→ ACTIVITY: Transcribe the full listing word for word, leaving nothing out.

Start of SOURCE DATA

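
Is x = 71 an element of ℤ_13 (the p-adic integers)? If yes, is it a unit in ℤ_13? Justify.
x ∈ ℤ_13^× (unit); v_13(x) = 0

ℤ_13 = {x ∈ ℚ_13 : v_13(x) ≥ 0} and ℤ_13^× = {x ∈ ℤ_13 : v_13(x) = 0}. Here v_13(71) = v_13(num) − v_13(den) = 0; compare against these criteria.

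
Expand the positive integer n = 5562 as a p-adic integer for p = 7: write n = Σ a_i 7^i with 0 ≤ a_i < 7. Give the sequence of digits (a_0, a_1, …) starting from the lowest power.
(a_0, a_1, …) = (4, 3, 1, 2, 2)

Repeated division by 7 gives the digits low-to-high: 5562 = 4 + 3·7^1 + 1·7^2 + 2·7^3 + 2·7^4. Digit sequence: (4, 3, 1, 2, 2).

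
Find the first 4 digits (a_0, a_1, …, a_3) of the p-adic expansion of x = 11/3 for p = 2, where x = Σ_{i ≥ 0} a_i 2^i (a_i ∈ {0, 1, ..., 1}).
(a_0, …, a_3) = (1, 0, 0, 1)

v_2(11/3) = 0 (numerator and denominator both coprime to 2), so x ∈ ℤ_2^×. Compute digits iteratively via a_i = x_i mod 2, x_{i+1} = (x_i − a_i)/2, with x_0 = x:
  x_0 = 11/3;  a_0 = 1;  x_1 = (x_0 − 1)/2 = 4/3
  x_1 = 4/3;  a_1 = 0;  x_2 = (x_1 − 0)/2 = 2/3
  x_2 = 2/3;  a_2 = 0;  x_3 = (x_2 − 0)/2 = 1/3
  x_3 = 1/3;  a_3 = 1;  x_4 = (x_3 − 1)/2 = -1/3
Digits: (1, 0, 0, 1).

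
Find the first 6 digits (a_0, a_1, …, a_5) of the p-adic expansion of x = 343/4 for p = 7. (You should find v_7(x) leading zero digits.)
(a_0, …, a_5) = (0, 0, 0, 2, 5, 1)

v_7(343/4) = 3, so a_0 = ... = a_2 = 0. Factor out: x = 7^3 · u with u = 1/4 a unit in ℤ_7. Expand u iteratively via a_{v+i} = u_i mod 7, u_{i+1} = (u_i − a_{v+i})/7:
  u_0 = 1/4;  a_3 = 2;  u_1 = (u_0 − 2)/7 = -1/4
  u_1 = -1/4;  a_4 = 5;  u_2 = (u_1 − 5)/7 = -3/4
  u_2 = -3/4;  a_5 = 1;  u_3 = (u_2 − 1)/7 = -1/4
Digits: (0, 0, 0, 2, 5, 1).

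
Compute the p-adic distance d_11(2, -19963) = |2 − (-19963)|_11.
d_11(2, -19963) = 1/1331

Step 1 — x − y = 2 − (-19963) = 19965. Step 2 — v_11(19965) = 3 (factor: 19965 = (11^3 · 15); the sign does not affect v_p). Step 3 — |x − y|_11 = 11^{-3} = 1/1331.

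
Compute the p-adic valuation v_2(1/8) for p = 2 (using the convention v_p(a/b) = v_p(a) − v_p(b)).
v_2(1/8) = -3

Factor powers of 2 from the numerator and denominator of the reduced fraction: 1 = 2^0 · 1 and 8 = 2^3 · 1. Apply v_p(a/b) = v_p(a) − v_p(b): v_2(1/8) = 0 − 3 = -3.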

End of SOURCE DATA

→ ANSWER SPACE:
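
Is x = 71 an element of ℤ_13 (the p-adic integers)? If yes, is it a unit in ℤ_13? Justify.
x ∈ ℤ_13^× (unit); v_13(x) = 0

ℤ_13 = {x ∈ ℚ_13 : v_13(x) ≥ 0} and ℤ_13^× = {x ∈ ℤ_13 : v_13(x) = 0}. Here v_13(71) = v_13(num) − v_13(den) = 0; compare against these criteria.

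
Expand the positive integer n = 5562 as a p-adic integer for p = 7: write n = Σ a_i 7^i with 0 ≤ a_i < 7. Give the sequence of digits (a_0, a_1, …) starting from the lowest power.
(a_0, a_1, …) = (4, 3, 1, 2, 2)

Repeated division by 7 gives the digits low-to-high: 5562 = 4 + 3·7^1 + 1·7^2 + 2·7^3 + 2·7^4. Digit sequence: (4, 3, 1, 2, 2).

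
Find the first 4 digits (a_0, a_1, …, a_3) of the p-adic expansion of x = 11/3 for p = 2, where x = Σ_{i ≥ 0} a_i 2^i (a_i ∈ {0, 1, ..., 1}).
(a_0, …, a_3) = (1, 0, 0, 1)

v_2(11/3) = 0 (numerator and denominator both coprime to 2), so x ∈ ℤ_2^×. Compute digits iteratively via a_i = x_i mod 2, x_{i+1} = (x_i − a_i)/2, with x_0 = x:
  x_0 = 11/3;  a_0 = 1;  x_1 = (x_0 − 1)/2 = 4/3
  x_1 = 4/3;  a_1 = 0;  x_2 = (x_1 − 0)/2 = 2/3
  x_2 = 2/3;  a_2 = 0;  x_3 = (x_2 − 0)/2 = 1/3
  x_3 = 1/3;  a_3 = 1;  x_4 = (x_3 − 1)/2 = -1/3
Digits: (1, 0, 0, 1).

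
Find the first 6 digits (a_0, a_1, …, a_5) of the p-adic expansion of x = 343/4 for p = 7. (You should find v_7(x) leading zero digits.)
(a_0, …, a_5) = (0, 0, 0, 2, 5, 1)

v_7(343/4) = 3, so a_0 = ... = a_2 = 0. Factor out: x = 7^3 · u with u = 1/4 a unit in ℤ_7. Expand u iteratively via a_{v+i} = u_i mod 7, u_{i+1} = (u_i − a_{v+i})/7:
  u_0 = 1/4;  a_3 = 2;  u_1 = (u_0 − 2)/7 = -1/4
  u_1 = -1/4;  a_4 = 5;  u_2 = (u_1 − 5)/7 = -3/4
  u_2 = -3/4;  a_5 = 1;  u_3 = (u_2 − 1)/7 = -1/4
Digits: (0, 0, 0, 2, 5, 1).

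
Compute the p-adic distance d_11(2, -19963) = |2 − (-19963)|_11.
d_11(2, -19963) = 1/1331

Step 1 — x − y = 2 − (-19963) = 19965. Step 2 — v_11(19965) = 3 (factor: 19965 = (11^3 · 15); the sign does not affect v_p). Step 3 — |x − y|_11 = 11^{-3} = 1/1331.

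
Compute the p-adic valuation v_2(1/8) for p = 2 (using the convention v_p(a/b) = v_p(a) − v_p(b)).
v_2(1/8) = -3

Factor powers of 2 from the numerator and denominator of the reduced fraction: 1 = 2^0 · 1 and 8 = 2^3 · 1. Apply v_p(a/b) = v_p(a) − v_p(b): v_2(1/8) = 0 − 3 = -3.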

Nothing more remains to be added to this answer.